Collected data

# # #

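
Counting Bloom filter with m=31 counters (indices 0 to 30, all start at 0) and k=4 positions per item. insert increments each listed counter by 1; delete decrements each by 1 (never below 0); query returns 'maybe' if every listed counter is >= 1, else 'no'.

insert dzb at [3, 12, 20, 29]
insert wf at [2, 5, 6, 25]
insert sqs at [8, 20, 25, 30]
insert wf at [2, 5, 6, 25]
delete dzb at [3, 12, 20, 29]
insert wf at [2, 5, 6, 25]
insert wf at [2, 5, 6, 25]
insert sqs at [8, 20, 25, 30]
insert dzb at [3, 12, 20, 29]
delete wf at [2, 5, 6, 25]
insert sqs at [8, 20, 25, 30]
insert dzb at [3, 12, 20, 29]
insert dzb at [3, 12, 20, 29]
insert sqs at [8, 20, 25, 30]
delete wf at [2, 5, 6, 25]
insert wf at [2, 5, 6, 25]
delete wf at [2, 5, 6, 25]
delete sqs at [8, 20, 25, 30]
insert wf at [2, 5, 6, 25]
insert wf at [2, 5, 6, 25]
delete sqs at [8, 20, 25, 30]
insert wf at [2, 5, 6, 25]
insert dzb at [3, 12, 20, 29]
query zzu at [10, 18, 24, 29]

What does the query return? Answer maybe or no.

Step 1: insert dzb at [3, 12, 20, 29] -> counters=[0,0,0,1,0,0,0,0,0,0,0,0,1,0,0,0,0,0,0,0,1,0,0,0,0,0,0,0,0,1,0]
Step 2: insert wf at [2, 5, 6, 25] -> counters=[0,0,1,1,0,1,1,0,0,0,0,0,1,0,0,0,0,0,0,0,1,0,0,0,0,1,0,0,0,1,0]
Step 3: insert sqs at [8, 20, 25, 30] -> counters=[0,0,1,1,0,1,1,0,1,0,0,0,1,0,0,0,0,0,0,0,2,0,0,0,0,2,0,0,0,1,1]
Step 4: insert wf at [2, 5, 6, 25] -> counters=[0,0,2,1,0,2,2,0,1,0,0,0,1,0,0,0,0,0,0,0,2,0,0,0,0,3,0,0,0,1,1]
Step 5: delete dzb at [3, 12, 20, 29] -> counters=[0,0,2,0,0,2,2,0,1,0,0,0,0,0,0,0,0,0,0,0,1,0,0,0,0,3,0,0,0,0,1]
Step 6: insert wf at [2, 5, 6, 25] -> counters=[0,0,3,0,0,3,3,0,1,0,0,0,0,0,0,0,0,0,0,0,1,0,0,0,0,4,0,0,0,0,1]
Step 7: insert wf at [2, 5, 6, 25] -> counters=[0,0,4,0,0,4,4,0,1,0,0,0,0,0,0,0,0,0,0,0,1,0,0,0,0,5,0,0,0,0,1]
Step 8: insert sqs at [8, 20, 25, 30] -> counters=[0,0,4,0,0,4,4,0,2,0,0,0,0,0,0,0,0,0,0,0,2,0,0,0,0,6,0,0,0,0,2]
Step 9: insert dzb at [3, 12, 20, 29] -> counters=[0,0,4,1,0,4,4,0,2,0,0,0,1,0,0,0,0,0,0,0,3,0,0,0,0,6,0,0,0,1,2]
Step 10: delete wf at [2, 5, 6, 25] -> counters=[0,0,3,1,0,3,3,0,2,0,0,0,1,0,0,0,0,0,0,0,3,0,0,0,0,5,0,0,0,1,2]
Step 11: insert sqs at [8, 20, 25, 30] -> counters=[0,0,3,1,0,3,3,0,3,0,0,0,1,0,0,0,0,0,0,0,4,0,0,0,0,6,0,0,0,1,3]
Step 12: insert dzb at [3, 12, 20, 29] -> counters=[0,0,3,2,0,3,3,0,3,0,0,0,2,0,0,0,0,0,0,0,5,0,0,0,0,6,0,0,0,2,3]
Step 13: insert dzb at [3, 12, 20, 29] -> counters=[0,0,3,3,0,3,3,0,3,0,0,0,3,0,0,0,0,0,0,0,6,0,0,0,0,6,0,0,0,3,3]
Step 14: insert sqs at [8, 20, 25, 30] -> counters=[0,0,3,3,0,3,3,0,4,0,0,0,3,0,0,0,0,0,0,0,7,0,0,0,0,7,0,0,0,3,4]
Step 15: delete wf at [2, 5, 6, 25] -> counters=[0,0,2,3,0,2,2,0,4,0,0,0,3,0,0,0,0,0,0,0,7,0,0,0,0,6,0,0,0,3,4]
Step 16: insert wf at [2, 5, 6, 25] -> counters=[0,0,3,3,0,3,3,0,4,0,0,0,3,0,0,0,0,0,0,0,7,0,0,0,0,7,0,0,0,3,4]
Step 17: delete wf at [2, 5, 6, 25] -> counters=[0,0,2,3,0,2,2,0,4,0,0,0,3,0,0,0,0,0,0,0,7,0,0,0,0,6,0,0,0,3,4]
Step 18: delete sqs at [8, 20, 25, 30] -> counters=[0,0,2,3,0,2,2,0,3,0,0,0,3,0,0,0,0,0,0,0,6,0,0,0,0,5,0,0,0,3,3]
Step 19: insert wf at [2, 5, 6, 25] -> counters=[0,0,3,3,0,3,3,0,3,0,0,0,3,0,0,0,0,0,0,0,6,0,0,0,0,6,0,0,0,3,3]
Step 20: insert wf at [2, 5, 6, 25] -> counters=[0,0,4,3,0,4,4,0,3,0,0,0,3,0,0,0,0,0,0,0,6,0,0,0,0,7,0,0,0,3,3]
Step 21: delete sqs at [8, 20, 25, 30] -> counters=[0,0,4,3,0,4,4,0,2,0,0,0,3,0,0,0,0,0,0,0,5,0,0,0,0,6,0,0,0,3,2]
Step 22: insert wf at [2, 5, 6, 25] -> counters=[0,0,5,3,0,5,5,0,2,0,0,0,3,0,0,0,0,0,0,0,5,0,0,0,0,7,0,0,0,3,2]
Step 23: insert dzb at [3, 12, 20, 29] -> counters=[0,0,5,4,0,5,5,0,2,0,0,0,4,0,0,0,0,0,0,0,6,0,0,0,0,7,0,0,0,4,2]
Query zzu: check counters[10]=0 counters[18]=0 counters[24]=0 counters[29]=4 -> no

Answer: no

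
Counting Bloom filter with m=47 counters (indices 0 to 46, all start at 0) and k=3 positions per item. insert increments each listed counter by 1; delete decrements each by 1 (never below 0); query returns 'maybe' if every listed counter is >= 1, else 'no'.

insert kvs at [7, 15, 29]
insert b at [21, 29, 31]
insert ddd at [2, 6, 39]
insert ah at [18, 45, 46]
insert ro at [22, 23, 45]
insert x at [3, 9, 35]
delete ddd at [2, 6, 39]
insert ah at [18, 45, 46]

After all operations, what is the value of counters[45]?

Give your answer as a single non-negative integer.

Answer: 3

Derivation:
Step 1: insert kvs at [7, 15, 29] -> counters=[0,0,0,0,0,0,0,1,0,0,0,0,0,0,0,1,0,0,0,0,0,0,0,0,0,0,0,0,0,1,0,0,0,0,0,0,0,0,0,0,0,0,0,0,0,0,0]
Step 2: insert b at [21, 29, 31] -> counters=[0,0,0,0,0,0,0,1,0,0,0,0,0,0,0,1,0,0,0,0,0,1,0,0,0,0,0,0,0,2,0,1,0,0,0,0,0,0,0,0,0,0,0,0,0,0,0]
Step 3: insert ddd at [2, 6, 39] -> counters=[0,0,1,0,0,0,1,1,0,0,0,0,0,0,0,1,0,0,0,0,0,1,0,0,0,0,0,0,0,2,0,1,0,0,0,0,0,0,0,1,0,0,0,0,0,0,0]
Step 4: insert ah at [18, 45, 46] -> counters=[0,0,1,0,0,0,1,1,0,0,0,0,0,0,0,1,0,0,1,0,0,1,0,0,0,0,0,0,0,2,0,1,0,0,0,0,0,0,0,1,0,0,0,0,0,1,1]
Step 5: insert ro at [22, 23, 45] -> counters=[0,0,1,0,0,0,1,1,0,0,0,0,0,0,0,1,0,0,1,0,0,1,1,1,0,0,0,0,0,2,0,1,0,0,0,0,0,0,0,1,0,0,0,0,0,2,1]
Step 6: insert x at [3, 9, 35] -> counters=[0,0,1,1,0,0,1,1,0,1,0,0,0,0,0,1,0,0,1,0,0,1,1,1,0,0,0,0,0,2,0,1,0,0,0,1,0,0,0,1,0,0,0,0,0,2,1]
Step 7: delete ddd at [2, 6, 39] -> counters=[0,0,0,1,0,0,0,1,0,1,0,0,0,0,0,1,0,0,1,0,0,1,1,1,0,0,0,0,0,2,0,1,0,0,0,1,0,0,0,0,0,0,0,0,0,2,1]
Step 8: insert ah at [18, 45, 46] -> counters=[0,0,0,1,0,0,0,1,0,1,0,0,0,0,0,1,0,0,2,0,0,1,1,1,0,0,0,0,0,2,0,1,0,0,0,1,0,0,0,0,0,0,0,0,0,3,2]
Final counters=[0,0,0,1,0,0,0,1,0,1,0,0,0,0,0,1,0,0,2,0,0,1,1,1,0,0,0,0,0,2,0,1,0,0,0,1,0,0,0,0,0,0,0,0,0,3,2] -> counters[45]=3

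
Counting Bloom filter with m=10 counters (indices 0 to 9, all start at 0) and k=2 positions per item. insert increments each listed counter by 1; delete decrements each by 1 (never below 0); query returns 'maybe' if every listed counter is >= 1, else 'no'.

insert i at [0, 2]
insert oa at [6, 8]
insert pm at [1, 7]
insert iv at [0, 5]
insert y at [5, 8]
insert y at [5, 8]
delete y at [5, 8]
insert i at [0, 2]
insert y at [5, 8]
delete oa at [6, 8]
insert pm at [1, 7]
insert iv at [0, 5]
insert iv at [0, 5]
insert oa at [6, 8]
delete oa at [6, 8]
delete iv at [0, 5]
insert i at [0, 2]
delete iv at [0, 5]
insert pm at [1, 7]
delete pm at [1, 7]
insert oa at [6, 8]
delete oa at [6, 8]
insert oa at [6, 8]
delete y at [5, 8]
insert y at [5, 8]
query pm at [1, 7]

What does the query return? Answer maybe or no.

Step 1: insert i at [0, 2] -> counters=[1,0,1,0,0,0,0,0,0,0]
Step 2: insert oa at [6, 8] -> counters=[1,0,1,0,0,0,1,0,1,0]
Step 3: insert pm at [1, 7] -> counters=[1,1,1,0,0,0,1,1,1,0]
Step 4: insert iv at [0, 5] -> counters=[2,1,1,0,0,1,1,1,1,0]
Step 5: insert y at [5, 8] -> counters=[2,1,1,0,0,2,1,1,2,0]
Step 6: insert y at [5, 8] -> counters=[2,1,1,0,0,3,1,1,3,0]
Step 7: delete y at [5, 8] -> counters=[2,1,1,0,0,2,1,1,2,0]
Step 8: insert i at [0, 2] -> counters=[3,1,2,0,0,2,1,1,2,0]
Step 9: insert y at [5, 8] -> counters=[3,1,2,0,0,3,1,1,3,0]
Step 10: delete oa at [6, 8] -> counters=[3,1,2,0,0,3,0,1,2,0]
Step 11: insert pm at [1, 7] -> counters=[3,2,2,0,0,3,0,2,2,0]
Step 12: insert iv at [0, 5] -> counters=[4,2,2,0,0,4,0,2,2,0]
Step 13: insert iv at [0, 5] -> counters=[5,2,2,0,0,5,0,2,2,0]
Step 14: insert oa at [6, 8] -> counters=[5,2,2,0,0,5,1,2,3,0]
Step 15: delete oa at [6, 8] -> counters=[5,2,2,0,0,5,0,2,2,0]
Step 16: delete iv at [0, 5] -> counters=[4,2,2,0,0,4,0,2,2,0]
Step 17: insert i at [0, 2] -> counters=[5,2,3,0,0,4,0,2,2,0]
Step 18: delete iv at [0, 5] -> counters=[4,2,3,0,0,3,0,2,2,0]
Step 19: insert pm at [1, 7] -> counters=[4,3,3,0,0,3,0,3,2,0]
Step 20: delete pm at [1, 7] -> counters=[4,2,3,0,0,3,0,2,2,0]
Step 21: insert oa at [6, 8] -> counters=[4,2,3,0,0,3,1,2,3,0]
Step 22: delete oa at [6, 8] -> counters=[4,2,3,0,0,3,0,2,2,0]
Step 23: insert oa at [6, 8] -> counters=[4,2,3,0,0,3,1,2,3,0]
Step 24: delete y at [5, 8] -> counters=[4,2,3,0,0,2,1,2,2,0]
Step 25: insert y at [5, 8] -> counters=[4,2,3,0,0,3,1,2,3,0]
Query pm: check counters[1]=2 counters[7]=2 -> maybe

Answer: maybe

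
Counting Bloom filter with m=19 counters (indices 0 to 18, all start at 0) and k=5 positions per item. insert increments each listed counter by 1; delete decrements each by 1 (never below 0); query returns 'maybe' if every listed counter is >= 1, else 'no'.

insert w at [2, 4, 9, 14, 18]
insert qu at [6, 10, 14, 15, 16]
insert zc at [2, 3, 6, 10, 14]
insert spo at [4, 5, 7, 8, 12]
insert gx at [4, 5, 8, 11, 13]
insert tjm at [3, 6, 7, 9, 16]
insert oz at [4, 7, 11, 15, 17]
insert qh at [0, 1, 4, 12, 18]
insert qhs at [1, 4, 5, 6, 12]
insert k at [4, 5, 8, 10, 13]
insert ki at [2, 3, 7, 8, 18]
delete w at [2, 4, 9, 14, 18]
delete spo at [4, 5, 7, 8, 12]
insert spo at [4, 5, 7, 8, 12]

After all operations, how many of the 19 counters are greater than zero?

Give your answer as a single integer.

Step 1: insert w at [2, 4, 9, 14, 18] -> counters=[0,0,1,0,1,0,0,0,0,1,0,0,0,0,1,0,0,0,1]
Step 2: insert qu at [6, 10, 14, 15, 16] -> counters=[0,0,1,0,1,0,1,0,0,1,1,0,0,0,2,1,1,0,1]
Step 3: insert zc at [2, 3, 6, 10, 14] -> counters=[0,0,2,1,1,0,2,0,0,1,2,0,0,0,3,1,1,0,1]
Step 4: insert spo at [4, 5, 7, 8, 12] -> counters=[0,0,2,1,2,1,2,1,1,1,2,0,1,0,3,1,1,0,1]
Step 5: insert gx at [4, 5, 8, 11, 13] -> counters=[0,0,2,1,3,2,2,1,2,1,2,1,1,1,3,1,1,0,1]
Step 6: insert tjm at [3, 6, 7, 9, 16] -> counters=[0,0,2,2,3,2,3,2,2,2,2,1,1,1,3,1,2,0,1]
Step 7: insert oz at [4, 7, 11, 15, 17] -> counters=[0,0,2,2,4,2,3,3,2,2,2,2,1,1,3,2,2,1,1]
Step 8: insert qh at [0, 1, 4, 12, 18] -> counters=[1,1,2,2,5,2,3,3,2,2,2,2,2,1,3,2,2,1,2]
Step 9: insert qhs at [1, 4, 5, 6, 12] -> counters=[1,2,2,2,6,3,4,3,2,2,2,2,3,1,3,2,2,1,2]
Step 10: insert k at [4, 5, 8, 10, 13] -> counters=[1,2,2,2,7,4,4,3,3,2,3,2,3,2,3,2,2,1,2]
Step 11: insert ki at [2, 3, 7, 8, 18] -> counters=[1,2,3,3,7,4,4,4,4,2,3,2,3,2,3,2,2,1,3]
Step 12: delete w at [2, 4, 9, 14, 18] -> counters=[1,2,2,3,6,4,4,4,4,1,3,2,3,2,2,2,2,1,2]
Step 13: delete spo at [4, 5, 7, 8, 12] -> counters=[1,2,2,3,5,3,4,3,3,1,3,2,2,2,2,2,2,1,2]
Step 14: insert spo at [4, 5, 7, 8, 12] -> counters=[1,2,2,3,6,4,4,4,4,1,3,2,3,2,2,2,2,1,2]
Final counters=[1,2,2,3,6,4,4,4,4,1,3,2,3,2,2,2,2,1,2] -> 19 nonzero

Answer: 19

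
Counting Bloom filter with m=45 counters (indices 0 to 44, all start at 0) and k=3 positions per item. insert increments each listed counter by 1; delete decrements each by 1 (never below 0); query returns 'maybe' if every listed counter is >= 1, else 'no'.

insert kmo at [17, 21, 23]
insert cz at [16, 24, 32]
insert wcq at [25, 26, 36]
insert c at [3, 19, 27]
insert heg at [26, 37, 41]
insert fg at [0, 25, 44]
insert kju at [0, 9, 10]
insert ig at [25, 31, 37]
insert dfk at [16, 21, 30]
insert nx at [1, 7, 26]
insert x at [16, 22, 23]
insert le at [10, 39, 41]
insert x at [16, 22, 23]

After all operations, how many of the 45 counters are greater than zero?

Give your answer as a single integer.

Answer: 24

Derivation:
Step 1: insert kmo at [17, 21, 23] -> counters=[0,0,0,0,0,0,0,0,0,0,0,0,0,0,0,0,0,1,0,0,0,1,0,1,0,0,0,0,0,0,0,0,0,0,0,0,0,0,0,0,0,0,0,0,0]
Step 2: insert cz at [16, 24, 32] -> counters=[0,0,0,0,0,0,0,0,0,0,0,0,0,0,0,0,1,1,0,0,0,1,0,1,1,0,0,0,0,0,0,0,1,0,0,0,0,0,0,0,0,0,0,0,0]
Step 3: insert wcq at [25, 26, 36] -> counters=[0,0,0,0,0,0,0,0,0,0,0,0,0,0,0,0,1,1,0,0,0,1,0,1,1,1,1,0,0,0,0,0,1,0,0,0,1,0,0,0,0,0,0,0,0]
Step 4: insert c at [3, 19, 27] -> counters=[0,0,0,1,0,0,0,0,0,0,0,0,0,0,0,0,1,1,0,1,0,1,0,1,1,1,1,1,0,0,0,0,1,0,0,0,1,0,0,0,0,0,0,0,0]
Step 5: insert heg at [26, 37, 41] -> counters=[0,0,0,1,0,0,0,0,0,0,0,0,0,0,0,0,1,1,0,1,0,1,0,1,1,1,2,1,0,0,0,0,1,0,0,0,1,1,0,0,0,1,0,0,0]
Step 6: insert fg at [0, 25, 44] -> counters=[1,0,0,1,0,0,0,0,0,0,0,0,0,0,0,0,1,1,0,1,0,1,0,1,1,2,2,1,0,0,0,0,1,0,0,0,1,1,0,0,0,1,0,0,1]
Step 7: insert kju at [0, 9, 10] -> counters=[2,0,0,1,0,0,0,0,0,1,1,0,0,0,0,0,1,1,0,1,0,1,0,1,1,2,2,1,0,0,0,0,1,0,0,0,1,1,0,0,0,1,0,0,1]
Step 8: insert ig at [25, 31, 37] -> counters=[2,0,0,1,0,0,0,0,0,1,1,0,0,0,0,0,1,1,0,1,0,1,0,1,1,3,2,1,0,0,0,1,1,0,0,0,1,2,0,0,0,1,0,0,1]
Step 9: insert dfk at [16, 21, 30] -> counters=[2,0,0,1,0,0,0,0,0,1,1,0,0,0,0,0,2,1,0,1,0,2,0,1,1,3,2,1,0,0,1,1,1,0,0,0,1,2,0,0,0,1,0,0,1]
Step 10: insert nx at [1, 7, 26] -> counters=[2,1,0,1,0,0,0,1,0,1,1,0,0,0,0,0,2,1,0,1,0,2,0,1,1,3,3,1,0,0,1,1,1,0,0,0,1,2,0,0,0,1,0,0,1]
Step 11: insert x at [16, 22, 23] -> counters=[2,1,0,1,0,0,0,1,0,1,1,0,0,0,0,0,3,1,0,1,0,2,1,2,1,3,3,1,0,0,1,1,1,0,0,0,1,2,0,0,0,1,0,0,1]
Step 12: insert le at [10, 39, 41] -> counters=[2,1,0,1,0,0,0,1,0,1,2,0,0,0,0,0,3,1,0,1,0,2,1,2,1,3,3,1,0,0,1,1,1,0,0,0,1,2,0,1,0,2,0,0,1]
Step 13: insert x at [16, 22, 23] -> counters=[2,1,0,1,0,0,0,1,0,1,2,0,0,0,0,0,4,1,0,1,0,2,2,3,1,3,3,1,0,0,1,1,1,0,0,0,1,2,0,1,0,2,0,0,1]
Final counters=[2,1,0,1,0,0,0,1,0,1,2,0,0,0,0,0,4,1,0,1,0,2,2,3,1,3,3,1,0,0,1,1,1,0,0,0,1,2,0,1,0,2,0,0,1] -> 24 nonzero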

# # #

Within the records above, determine the number of lines that hold the word "than" and return only that value.

2